__YOUR ASSIGNMENT__: Of the lines listed below, return exactly those that run from the line containing "Art conflicts with Physics and Geology." through the line containing "Planning clashes with Finance.", both included.
[INPUT FOR THIS TASK Boundary: Start]
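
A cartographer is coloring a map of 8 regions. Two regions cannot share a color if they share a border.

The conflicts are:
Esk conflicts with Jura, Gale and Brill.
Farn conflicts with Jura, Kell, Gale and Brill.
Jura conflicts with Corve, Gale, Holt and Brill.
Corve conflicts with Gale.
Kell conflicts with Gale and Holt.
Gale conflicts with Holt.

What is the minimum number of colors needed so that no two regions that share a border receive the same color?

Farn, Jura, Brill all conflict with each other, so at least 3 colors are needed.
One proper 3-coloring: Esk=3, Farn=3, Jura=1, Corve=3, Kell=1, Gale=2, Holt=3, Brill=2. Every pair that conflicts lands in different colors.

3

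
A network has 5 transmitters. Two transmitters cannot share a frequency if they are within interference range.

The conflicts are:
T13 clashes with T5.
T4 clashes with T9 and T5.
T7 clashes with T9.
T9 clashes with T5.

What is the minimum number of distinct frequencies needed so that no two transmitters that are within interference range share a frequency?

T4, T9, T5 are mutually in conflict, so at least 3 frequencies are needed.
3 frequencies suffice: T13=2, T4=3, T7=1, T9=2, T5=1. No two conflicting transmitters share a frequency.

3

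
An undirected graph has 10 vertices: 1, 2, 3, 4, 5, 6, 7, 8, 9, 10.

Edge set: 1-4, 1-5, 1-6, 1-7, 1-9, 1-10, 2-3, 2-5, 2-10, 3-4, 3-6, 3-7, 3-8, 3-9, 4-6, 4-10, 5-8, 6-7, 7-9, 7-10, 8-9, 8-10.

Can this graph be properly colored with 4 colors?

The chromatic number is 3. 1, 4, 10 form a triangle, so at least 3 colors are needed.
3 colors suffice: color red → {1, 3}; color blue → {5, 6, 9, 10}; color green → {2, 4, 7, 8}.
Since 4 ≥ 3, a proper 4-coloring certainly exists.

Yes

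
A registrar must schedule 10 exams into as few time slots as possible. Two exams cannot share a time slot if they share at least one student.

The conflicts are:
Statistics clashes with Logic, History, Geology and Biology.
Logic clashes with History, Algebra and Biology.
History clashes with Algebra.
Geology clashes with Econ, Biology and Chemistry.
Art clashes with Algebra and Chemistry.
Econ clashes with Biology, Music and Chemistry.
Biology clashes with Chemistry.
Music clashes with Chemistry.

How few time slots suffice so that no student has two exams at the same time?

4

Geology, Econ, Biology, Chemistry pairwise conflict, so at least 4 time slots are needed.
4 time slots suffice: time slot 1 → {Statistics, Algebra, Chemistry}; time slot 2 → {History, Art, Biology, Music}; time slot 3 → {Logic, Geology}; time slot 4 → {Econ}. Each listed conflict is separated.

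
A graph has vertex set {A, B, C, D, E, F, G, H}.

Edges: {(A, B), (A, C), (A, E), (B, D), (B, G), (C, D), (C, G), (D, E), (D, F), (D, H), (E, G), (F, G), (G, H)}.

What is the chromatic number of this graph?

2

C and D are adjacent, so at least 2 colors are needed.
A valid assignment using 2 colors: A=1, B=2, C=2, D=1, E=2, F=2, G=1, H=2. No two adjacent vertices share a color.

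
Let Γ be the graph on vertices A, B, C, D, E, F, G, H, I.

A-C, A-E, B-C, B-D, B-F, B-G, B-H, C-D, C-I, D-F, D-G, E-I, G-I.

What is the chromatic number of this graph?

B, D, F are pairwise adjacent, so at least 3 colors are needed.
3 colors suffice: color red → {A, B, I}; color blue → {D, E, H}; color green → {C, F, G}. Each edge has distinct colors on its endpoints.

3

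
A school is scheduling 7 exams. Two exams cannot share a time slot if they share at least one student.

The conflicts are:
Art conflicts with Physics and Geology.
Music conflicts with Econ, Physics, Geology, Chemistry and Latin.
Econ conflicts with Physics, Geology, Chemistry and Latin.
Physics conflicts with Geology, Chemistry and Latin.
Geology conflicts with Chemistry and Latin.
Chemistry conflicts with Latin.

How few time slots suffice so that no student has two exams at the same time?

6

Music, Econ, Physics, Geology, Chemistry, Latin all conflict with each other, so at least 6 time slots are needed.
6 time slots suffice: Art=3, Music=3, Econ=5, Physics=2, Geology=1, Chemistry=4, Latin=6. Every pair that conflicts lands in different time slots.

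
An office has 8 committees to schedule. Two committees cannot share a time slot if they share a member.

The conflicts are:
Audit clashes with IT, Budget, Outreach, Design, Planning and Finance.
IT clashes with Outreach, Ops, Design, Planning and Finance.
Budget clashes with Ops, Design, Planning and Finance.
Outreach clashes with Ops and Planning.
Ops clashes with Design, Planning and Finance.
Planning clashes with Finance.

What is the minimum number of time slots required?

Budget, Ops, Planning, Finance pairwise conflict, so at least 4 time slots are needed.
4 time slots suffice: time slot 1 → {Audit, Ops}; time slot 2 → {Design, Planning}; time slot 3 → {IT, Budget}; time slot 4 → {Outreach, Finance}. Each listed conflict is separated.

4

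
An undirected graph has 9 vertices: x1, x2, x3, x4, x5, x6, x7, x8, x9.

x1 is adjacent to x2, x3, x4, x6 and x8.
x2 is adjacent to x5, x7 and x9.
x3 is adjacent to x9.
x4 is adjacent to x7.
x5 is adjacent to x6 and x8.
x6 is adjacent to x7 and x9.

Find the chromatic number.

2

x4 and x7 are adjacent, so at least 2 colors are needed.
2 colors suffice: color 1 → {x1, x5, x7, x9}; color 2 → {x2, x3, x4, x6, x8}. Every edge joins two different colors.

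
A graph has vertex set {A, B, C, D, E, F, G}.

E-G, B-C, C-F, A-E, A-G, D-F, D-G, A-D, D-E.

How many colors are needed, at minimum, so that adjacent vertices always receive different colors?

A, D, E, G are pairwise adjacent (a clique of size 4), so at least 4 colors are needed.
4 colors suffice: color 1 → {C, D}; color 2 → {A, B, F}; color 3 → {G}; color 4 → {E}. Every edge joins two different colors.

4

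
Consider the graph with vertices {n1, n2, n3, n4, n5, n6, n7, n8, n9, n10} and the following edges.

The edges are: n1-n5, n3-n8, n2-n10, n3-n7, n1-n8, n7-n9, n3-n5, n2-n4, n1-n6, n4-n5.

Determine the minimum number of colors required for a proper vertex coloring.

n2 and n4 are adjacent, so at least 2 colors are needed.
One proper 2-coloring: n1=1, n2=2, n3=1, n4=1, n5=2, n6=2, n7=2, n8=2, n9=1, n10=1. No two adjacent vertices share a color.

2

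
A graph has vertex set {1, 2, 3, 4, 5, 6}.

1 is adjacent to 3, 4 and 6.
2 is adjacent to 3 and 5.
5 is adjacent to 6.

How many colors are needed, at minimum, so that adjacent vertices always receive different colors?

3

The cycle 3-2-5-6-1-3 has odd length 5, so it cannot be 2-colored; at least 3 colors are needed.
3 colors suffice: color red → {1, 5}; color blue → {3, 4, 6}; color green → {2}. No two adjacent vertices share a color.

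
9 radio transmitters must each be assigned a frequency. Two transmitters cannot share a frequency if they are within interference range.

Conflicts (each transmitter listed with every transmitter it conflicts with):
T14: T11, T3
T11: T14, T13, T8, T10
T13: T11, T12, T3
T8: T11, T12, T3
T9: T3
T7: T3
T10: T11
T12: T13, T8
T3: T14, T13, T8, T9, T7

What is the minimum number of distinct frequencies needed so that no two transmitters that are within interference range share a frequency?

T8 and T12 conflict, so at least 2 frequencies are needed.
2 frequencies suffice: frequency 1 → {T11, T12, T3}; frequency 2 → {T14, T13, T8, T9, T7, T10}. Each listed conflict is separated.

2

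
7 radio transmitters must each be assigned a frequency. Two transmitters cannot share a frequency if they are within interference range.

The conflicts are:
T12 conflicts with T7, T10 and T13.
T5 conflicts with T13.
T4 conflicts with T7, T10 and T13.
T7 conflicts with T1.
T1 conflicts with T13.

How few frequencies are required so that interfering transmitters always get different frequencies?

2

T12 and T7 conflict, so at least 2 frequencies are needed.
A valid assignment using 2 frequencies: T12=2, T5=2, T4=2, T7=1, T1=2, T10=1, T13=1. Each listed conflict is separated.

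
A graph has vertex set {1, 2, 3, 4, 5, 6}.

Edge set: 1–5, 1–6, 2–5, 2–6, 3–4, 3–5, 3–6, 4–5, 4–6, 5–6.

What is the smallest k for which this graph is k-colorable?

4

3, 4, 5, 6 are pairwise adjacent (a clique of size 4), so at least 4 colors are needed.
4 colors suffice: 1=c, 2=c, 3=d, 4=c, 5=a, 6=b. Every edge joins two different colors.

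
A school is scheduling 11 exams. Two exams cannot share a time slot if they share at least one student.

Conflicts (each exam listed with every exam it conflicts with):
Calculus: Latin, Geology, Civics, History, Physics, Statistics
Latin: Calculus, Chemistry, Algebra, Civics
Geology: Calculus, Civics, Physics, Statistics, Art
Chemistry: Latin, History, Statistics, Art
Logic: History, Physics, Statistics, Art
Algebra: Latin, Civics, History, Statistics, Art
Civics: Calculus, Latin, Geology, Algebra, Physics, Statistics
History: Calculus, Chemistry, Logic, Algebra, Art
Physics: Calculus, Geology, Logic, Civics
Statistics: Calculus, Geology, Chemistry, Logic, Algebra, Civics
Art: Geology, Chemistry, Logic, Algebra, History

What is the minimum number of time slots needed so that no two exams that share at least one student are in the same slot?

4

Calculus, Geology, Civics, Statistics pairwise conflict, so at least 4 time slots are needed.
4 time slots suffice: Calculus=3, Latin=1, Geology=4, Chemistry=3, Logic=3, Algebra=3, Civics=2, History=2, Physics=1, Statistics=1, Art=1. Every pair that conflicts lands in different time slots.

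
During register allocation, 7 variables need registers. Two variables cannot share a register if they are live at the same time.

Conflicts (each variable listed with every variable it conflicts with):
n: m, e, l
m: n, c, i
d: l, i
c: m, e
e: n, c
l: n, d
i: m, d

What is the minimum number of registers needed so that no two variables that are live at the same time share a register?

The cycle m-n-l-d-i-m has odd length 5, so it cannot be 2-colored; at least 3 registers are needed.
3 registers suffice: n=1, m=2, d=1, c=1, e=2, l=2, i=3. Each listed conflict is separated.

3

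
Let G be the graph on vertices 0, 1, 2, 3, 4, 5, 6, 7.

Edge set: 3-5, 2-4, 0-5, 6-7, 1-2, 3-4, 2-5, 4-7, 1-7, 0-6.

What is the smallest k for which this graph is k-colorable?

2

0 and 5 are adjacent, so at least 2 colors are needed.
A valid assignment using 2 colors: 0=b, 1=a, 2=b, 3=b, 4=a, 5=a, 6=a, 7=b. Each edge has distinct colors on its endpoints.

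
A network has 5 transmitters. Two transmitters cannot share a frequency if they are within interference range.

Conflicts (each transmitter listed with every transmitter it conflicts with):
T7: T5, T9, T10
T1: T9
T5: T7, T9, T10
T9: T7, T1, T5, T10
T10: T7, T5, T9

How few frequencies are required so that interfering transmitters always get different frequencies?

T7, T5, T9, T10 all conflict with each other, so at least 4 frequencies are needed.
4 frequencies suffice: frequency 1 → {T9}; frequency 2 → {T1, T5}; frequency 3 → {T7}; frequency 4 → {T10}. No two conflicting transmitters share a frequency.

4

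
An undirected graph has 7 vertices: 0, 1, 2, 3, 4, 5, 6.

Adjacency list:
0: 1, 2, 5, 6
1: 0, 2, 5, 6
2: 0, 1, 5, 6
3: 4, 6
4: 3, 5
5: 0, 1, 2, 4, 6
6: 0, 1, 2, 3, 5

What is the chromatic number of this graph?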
[INPUT FOR THIS TASK Boundary: End]
__ANSWER TO THIS EXERCISE__:
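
Art conflicts with Physics and Geology.
Music conflicts with Econ, Physics, Geology, Chemistry and Latin.
Econ conflicts with Physics, Geology, Chemistry and Latin.
Physics conflicts with Geology, Chemistry and Latin.
Geology conflicts with Chemistry and Latin.
Chemistry conflicts with Latin.

How few time slots suffice so that no student has two exams at the same time?

6

Music, Econ, Physics, Geology, Chemistry, Latin all conflict with each other, so at least 6 time slots are needed.
6 time slots suffice: Art=3, Music=3, Econ=5, Physics=2, Geology=1, Chemistry=4, Latin=6. Every pair that conflicts lands in different time slots.

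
An office has 8 committees to schedule. Two committees cannot share a time slot if they share a member.

The conflicts are:
Audit clashes with IT, Budget, Outreach, Design, Planning and Finance.
IT clashes with Outreach, Ops, Design, Planning and Finance.
Budget clashes with Ops, Design, Planning and Finance.
Outreach clashes with Ops and Planning.
Ops clashes with Design, Planning and Finance.
Planning clashes with Finance.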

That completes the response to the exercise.